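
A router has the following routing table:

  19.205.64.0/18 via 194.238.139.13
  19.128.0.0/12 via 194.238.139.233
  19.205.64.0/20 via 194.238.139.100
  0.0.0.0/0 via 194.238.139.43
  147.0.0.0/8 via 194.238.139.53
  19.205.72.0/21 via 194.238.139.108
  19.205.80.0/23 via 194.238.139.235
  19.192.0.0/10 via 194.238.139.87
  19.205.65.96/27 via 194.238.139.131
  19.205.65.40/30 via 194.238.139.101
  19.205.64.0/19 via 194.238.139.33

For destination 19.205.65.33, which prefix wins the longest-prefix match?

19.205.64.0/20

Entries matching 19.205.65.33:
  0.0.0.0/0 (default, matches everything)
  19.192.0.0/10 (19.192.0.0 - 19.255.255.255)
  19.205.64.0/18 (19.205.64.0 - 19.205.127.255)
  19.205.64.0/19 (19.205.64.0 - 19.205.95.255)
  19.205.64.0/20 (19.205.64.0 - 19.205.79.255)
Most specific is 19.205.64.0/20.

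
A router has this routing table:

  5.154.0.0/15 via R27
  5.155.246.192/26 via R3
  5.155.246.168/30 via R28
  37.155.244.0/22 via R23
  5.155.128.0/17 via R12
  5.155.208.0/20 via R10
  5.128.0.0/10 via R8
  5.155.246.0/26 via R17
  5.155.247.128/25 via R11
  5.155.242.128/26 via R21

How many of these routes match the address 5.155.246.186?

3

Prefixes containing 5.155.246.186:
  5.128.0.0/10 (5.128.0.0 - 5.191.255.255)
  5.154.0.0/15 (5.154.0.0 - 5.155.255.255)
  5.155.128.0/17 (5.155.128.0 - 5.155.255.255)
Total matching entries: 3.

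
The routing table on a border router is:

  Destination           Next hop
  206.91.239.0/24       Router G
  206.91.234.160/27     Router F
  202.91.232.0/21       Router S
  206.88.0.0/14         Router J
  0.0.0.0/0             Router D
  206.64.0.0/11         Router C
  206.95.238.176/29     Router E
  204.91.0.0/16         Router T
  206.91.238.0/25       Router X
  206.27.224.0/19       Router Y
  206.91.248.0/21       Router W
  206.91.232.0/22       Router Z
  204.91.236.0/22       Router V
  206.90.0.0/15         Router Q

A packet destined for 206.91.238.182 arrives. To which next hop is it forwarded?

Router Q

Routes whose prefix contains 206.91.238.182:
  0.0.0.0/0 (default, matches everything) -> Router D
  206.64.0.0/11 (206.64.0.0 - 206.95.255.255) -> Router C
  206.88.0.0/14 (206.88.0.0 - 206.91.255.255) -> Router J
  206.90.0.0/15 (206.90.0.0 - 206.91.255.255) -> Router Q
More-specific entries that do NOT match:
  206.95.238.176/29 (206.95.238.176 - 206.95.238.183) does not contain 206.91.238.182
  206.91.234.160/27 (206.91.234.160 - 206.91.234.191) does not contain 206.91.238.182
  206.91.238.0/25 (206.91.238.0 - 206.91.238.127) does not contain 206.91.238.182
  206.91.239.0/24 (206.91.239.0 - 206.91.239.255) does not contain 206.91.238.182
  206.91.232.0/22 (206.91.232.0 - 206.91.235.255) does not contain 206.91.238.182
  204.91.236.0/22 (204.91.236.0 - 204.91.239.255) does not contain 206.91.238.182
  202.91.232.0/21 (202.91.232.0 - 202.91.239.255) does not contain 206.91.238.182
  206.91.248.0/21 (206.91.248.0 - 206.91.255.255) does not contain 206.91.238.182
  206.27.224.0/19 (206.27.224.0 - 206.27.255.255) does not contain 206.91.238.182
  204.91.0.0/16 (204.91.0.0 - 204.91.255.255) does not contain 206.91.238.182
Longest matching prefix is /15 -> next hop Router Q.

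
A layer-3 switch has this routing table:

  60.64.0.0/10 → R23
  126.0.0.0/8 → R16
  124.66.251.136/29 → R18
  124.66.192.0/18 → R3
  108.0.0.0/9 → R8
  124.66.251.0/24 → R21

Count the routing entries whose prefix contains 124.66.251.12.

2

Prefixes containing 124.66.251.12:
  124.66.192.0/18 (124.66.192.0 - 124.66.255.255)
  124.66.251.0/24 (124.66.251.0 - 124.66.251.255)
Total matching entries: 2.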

* * *

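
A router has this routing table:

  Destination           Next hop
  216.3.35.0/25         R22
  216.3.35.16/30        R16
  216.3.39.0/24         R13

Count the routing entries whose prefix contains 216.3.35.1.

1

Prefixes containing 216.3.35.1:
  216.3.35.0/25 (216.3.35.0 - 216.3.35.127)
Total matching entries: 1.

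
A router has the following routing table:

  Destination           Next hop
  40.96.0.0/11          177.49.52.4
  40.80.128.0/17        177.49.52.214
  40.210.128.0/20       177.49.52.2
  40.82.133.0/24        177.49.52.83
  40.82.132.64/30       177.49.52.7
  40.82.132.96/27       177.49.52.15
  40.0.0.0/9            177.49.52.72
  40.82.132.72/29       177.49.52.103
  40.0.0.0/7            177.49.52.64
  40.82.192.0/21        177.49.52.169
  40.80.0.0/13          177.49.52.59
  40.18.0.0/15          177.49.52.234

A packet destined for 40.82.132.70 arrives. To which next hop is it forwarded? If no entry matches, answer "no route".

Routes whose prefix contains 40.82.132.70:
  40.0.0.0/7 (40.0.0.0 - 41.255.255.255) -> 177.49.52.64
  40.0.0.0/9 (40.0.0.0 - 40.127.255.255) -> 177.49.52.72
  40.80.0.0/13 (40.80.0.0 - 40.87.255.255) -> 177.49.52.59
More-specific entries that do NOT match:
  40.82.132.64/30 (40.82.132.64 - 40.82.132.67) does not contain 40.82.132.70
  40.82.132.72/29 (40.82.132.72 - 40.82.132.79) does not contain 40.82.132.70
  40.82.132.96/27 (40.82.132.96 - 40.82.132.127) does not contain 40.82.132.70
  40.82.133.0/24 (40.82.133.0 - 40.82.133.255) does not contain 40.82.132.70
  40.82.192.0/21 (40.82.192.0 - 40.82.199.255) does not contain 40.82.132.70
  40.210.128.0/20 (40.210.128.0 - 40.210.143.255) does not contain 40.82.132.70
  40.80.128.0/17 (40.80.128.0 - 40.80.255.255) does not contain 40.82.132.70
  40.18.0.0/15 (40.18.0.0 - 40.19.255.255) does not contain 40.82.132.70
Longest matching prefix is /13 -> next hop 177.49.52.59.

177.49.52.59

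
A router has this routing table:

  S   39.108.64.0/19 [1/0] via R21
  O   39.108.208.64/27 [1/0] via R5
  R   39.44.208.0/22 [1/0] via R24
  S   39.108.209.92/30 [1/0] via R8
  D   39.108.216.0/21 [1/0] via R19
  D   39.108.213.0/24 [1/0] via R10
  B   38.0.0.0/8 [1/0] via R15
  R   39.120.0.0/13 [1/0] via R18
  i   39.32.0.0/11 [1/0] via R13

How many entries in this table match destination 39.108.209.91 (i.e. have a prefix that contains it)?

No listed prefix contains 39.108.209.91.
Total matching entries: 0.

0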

==

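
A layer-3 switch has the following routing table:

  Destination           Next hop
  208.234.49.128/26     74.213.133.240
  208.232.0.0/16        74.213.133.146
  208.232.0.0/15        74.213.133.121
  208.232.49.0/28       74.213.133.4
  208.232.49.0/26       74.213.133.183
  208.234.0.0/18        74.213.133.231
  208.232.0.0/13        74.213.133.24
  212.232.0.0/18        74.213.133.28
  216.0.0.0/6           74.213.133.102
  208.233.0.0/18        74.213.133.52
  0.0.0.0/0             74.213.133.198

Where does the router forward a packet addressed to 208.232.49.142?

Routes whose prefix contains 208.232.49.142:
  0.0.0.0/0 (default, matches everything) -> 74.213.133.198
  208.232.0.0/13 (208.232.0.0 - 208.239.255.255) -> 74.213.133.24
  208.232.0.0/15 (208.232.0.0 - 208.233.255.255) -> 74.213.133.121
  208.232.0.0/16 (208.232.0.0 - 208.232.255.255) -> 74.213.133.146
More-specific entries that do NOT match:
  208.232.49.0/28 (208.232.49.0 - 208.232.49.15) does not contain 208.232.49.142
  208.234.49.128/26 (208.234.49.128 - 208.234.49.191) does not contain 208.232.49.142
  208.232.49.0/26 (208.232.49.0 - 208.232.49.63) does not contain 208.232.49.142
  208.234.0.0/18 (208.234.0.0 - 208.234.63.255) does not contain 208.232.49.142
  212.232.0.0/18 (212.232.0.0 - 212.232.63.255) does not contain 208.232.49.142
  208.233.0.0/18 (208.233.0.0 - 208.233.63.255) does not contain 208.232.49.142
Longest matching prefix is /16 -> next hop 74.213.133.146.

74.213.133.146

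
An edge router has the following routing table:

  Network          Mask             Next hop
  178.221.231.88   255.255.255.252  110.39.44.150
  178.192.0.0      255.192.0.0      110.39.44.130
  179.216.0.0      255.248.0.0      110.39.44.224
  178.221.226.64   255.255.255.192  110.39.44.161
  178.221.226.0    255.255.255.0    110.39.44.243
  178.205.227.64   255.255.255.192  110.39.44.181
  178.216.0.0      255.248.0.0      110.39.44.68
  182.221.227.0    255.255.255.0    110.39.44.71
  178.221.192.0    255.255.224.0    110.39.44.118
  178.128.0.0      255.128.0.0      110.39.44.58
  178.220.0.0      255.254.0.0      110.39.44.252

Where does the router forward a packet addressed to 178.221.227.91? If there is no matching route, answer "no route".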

Assigned task – Show every line in the listing above that carries the word "following".

Written solution –
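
A router has the following routing table:
A router has the following routing table:
A layer-3 switch has the following routing table:
An edge router has the following routing table: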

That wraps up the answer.